- [YOUR INSTRUCTIONS] Nothing but the lines from the one that contains "6. PC=2 actual=N" through the end of the data should be reproduced, and each must match exactly.

[Stored data entries]
------------------------------------------------------------

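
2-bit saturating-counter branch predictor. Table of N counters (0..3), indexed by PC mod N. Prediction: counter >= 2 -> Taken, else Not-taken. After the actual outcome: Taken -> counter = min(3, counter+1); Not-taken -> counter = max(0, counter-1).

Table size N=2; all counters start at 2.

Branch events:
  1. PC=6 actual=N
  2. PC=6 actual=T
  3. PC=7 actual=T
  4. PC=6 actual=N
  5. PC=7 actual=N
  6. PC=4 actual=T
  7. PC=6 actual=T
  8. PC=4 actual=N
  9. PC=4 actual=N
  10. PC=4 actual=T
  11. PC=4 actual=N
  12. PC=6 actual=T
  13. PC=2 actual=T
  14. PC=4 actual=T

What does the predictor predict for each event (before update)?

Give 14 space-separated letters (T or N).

Ev 1: PC=6 idx=0 pred=T actual=N -> ctr[0]=1
Ev 2: PC=6 idx=0 pred=N actual=T -> ctr[0]=2
Ev 3: PC=7 idx=1 pred=T actual=T -> ctr[1]=3
Ev 4: PC=6 idx=0 pred=T actual=N -> ctr[0]=1
Ev 5: PC=7 idx=1 pred=T actual=N -> ctr[1]=2
Ev 6: PC=4 idx=0 pred=N actual=T -> ctr[0]=2
Ev 7: PC=6 idx=0 pred=T actual=T -> ctr[0]=3
Ev 8: PC=4 idx=0 pred=T actual=N -> ctr[0]=2
Ev 9: PC=4 idx=0 pred=T actual=N -> ctr[0]=1
Ev 10: PC=4 idx=0 pred=N actual=T -> ctr[0]=2
Ev 11: PC=4 idx=0 pred=T actual=N -> ctr[0]=1
Ev 12: PC=6 idx=0 pred=N actual=T -> ctr[0]=2
Ev 13: PC=2 idx=0 pred=T actual=T -> ctr[0]=3
Ev 14: PC=4 idx=0 pred=T actual=T -> ctr[0]=3

Answer: T N T T T N T T T N T N T T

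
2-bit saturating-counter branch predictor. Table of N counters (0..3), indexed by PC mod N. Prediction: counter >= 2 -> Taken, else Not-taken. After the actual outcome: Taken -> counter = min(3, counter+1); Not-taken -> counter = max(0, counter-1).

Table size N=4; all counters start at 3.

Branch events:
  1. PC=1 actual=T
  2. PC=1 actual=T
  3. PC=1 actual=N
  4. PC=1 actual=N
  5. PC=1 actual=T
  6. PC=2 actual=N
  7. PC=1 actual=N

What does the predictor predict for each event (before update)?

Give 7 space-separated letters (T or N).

Answer: T T T T N T T

Derivation:
Ev 1: PC=1 idx=1 pred=T actual=T -> ctr[1]=3
Ev 2: PC=1 idx=1 pred=T actual=T -> ctr[1]=3
Ev 3: PC=1 idx=1 pred=T actual=N -> ctr[1]=2
Ev 4: PC=1 idx=1 pred=T actual=N -> ctr[1]=1
Ev 5: PC=1 idx=1 pred=N actual=T -> ctr[1]=2
Ev 6: PC=2 idx=2 pred=T actual=N -> ctr[2]=2
Ev 7: PC=1 idx=1 pred=T actual=N -> ctr[1]=1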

------------------------------------------------------------

- [RESPONSE TO THIS TASK]
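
  6. PC=2 actual=N
  7. PC=1 actual=N

What does the predictor predict for each event (before update)?

Give 7 space-separated letters (T or N).

Answer: T T T T N T T

Derivation:
Ev 1: PC=1 idx=1 pred=T actual=T -> ctr[1]=3
Ev 2: PC=1 idx=1 pred=T actual=T -> ctr[1]=3
Ev 3: PC=1 idx=1 pred=T actual=N -> ctr[1]=2
Ev 4: PC=1 idx=1 pred=T actual=N -> ctr[1]=1
Ev 5: PC=1 idx=1 pred=N actual=T -> ctr[1]=2
Ev 6: PC=2 idx=2 pred=T actual=N -> ctr[2]=2
Ev 7: PC=1 idx=1 pred=T actual=N -> ctr[1]=1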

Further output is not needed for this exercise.